Work to be completed:
Transcribe the stretch of entries below from the line with "In Blue-Red Hackenbush" through the line with "s = RED RED", exactly and with both ends included; leave out all other lines.

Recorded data

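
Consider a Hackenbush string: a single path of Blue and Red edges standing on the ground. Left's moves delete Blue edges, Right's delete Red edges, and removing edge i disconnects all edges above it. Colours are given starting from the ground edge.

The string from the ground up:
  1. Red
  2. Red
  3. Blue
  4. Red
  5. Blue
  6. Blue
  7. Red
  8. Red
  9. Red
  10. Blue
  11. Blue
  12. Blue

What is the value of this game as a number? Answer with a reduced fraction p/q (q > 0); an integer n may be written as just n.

Prefix values for Red Red Blue Red Blue Blue Red Red Red Blue Blue Blue via {L|R} + simplicity:
R: Left { ∅ }, Right { 0 } so simplest -1
RR: Left { ∅ }, Right { -1,0 } so simplest -2
RRB: Left { -2 }, Right { -1,0 } so simplest -3/2
RRBR: Left { -2 }, Right { -3/2,-1,0 } so simplest -7/4
RRBRB: Left { -2,-7/4 }, Right { -3/2,-1,0 } so simplest -13/8
RRBRBB: Left { -2,-7/4,-13/8 }, Right { -3/2,-1,0 } so simplest -25/16
RRBRBBR: Left { -2,-7/4,-13/8 }, Right { -25/16,-3/2,-1,0 } so simplest -51/32
RRBRBBRR: Left { -2,-7/4,-13/8 }, Right { -51/32,-25/16,-3/2,-1,0 } so simplest -103/64
RRBRBBRRR: Left { -2,-7/4,-13/8 }, Right { -103/64,-51/32,-25/16,-3/2,-1,0 } so simplest -207/128
RRBRBBRRRB: Left { -2,-7/4,-13/8,-207/128 }, Right { -103/64,-51/32,-25/16,-3/2,-1,0 } so simplest -413/256
RRBRBBRRRBB: Left { -2,-7/4,-13/8,-207/128,-413/256 }, Right { -103/64,-51/32,-25/16,-3/2,-1,0 } so simplest -825/512
RRBRBBRRRBBB: Left { -2,-7/4,-13/8,-207/128,-413/256,-825/512 }, Right { -103/64,-51/32,-25/16,-3/2,-1,0 } so simplest -1649/1024

-1649/1024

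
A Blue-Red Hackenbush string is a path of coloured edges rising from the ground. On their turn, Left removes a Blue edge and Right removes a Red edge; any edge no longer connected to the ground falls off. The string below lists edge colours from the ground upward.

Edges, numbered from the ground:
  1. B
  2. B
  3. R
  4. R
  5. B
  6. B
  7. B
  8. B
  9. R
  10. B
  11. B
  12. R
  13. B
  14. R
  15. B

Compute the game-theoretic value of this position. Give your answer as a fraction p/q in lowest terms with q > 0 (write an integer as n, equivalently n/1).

12139/8192

Recurse on prefixes of the 15-edge string B B R R B B B B R B B R B R B:
value_1 [B]  L=[0]  R=[—]  = 1
value_2 [BB]  L=[0 1]  R=[—]  = 2
value_3 [BBR]  L=[0 1]  R=[2]  = 3/2
value_4 [BBRR]  L=[0 1]  R=[3/2 2]  = 5/4
value_5 [BBRRB]  L=[0 1 5/4]  R=[3/2 2]  = 11/8
value_6 [BBRRBB]  L=[0 1 5/4 11/8]  R=[3/2 2]  = 23/16
value_7 [BBRRBBB]  L=[0 1 5/4 11/8 23/16]  R=[3/2 2]  = 47/32
value_8 [BBRRBBBB]  L=[0 1 5/4 11/8 23/16 47/32]  R=[3/2 2]  = 95/64
value_9 [BBRRBBBBR]  L=[0 1 5/4 11/8 23/16 47/32]  R=[95/64 3/2 2]  = 189/128
value_10 [BBRRBBBBRB]  L=[0 1 5/4 11/8 23/16 47/32 189/128]  R=[95/64 3/2 2]  = 379/256
value_11 [BBRRBBBBRBB]  L=[0 1 5/4 11/8 23/16 47/32 189/128 379/256]  R=[95/64 3/2 2]  = 759/512
value_12 [BBRRBBBBRBBR]  L=[0 1 5/4 11/8 23/16 47/32 189/128 379/256]  R=[759/512 95/64 3/2 2]  = 1517/1024
value_13 [BBRRBBBBRBBRB]  L=[0 1 5/4 11/8 23/16 47/32 189/128 379/256 1517/1024]  R=[759/512 95/64 3/2 2]  = 3035/2048
value_14 [BBRRBBBBRBBRBR]  L=[0 1 5/4 11/8 23/16 47/32 189/128 379/256 1517/1024]  R=[3035/2048 759/512 95/64 3/2 2]  = 6069/4096
value_15 [BBRRBBBBRBBRBRB]  L=[0 1 5/4 11/8 23/16 47/32 189/128 379/256 1517/1024 6069/4096]  R=[3035/2048 759/512 95/64 3/2 2]  = 12139/8192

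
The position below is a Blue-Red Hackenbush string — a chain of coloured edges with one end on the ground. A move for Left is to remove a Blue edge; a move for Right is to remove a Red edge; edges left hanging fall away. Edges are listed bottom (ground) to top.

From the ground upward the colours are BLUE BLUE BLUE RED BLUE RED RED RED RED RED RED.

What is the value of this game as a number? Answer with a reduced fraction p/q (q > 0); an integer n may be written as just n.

Recurse on prefixes of the 11-edge string BLUE BLUE BLUE RED BLUE RED RED RED RED RED RED:
step 1: add BLUE to get B; options L={ 0 } R={ (no moves) } = 1
step 2: add BLUE to get BB; options L={ 0, 1 } R={ (no moves) } = 2
step 3: add BLUE to get BBB; options L={ 0, 1, 2 } R={ (no moves) } = 3
step 4: add RED to get BBBR; options L={ 0, 1, 2 } R={ 3 } = 5/2
step 5: add BLUE to get BBBRB; options L={ 0, 1, 2, 5/2 } R={ 3 } = 11/4
step 6: add RED to get BBBRBR; options L={ 0, 1, 2, 5/2 } R={ 11/4, 3 } = 21/8
step 7: add RED to get BBBRBRR; options L={ 0, 1, 2, 5/2 } R={ 21/8, 11/4, 3 } = 41/16
step 8: add RED to get BBBRBRRR; options L={ 0, 1, 2, 5/2 } R={ 41/16, 21/8, 11/4, 3 } = 81/32
step 9: add RED to get BBBRBRRRR; options L={ 0, 1, 2, 5/2 } R={ 81/32, 41/16, 21/8, 11/4, 3 } = 161/64
step 10: add RED to get BBBRBRRRRR; options L={ 0, 1, 2, 5/2 } R={ 161/64, 81/32, 41/16, 21/8, 11/4, 3 } = 321/128
step 11: add RED to get BBBRBRRRRRR; options L={ 0, 1, 2, 5/2 } R={ 321/128, 161/64, 81/32, 41/16, 21/8, 11/4, 3 } = 641/256

641/256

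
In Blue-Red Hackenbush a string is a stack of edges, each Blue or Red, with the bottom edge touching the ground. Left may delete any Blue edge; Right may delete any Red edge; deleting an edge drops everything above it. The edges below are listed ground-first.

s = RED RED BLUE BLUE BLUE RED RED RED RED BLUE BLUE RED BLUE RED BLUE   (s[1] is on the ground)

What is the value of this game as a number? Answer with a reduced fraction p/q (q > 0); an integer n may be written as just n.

G(R) = { none | 0 } → -1
G(RR) = { none | -1; 0 } → -2
G(RRB) = { -2 | -1; 0 } → -3/2
G(RRBB) = { -2; -3/2 | -1; 0 } → -5/4
G(RRBBB) = { -2; -3/2; -5/4 | -1; 0 } → -9/8
G(RRBBBR) = { -2; -3/2; -5/4 | -9/8; -1; 0 } → -19/16
G(RRBBBRR) = { -2; -3/2; -5/4 | -19/16; -9/8; -1; 0 } → -39/32
G(RRBBBRRR) = { -2; -3/2; -5/4 | -39/32; -19/16; -9/8; -1; 0 } → -79/64
G(RRBBBRRRR) = { -2; -3/2; -5/4 | -79/64; -39/32; -19/16; -9/8; -1; 0 } → -159/128
G(RRBBBRRRRB) = { -2; -3/2; -5/4; -159/128 | -79/64; -39/32; -19/16; -9/8; -1; 0 } → -317/256
G(RRBBBRRRRBB) = { -2; -3/2; -5/4; -159/128; -317/256 | -79/64; -39/32; -19/16; -9/8; -1; 0 } → -633/512
G(RRBBBRRRRBBR) = { -2; -3/2; -5/4; -159/128; -317/256 | -633/512; -79/64; -39/32; -19/16; -9/8; -1; 0 } → -1267/1024
G(RRBBBRRRRBBRB) = { -2; -3/2; -5/4; -159/128; -317/256; -1267/1024 | -633/512; -79/64; -39/32; -19/16; -9/8; -1; 0 } → -2533/2048
G(RRBBBRRRRBBRBR) = { -2; -3/2; -5/4; -159/128; -317/256; -1267/1024 | -2533/2048; -633/512; -79/64; -39/32; -19/16; -9/8; -1; 0 } → -5067/4096
G(RRBBBRRRRBBRBRB) = { -2; -3/2; -5/4; -159/128; -317/256; -1267/1024; -5067/4096 | -2533/2048; -633/512; -79/64; -39/32; -19/16; -9/8; -1; 0 } → -10133/8192

-10133/8192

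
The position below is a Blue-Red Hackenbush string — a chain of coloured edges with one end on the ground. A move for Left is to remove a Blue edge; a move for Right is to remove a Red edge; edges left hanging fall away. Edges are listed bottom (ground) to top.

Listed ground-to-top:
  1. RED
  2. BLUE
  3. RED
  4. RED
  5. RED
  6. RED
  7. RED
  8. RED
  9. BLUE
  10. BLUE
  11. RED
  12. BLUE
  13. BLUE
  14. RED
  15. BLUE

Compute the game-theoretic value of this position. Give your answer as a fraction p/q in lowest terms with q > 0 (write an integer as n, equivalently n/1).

-16165/16384

R: Left { · }, Right { 0 } → simplest -1
RB: Left { -1 }, Right { 0 } → simplest -1/2
RBR: Left { -1 }, Right { -1/2, 0 } → simplest -3/4
RBRR: Left { -1 }, Right { -3/4, -1/2, 0 } → simplest -7/8
RBRRR: Left { -1 }, Right { -7/8, -3/4, -1/2, 0 } → simplest -15/16
RBRRRR: Left { -1 }, Right { -15/16, -7/8, -3/4, -1/2, 0 } → simplest -31/32
RBRRRRR: Left { -1 }, Right { -31/32, -15/16, -7/8, -3/4, -1/2, 0 } → simplest -63/64
RBRRRRRR: Left { -1 }, Right { -63/64, -31/32, -15/16, -7/8, -3/4, -1/2, 0 } → simplest -127/128
RBRRRRRRB: Left { -1, -127/128 }, Right { -63/64, -31/32, -15/16, -7/8, -3/4, -1/2, 0 } → simplest -253/256
RBRRRRRRBB: Left { -1, -127/128, -253/256 }, Right { -63/64, -31/32, -15/16, -7/8, -3/4, -1/2, 0 } → simplest -505/512
RBRRRRRRBBR: Left { -1, -127/128, -253/256 }, Right { -505/512, -63/64, -31/32, -15/16, -7/8, -3/4, -1/2, 0 } → simplest -1011/1024
RBRRRRRRBBRB: Left { -1, -127/128, -253/256, -1011/1024 }, Right { -505/512, -63/64, -31/32, -15/16, -7/8, -3/4, -1/2, 0 } → simplest -2021/2048
RBRRRRRRBBRBB: Left { -1, -127/128, -253/256, -1011/1024, -2021/2048 }, Right { -505/512, -63/64, -31/32, -15/16, -7/8, -3/4, -1/2, 0 } → simplest -4041/4096
RBRRRRRRBBRBBR: Left { -1, -127/128, -253/256, -1011/1024, -2021/2048 }, Right { -4041/4096, -505/512, -63/64, -31/32, -15/16, -7/8, -3/4, -1/2, 0 } → simplest -8083/8192
RBRRRRRRBBRBBRB: Left { -1, -127/128, -253/256, -1011/1024, -2021/2048, -8083/8192 }, Right { -4041/4096, -505/512, -63/64, -31/32, -15/16, -7/8, -3/4, -1/2, 0 } → simplest -16165/16384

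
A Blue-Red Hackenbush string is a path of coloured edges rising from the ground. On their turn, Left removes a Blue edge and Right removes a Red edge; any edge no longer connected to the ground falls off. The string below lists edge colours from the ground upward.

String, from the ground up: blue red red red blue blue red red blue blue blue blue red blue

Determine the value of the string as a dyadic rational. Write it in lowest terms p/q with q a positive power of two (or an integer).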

Problem solution:
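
In Blue-Red Hackenbush a string is a stack of edges, each Blue or Red, with the bottom edge touching the ground. Left may delete any Blue edge; Right may delete any Red edge; deleting an edge drops everything above it. The edges below are listed ground-first.

s = RED RED BLUE BLUE BLUE RED RED RED RED BLUE BLUE RED BLUE RED BLUE   (s[1] is on the ground)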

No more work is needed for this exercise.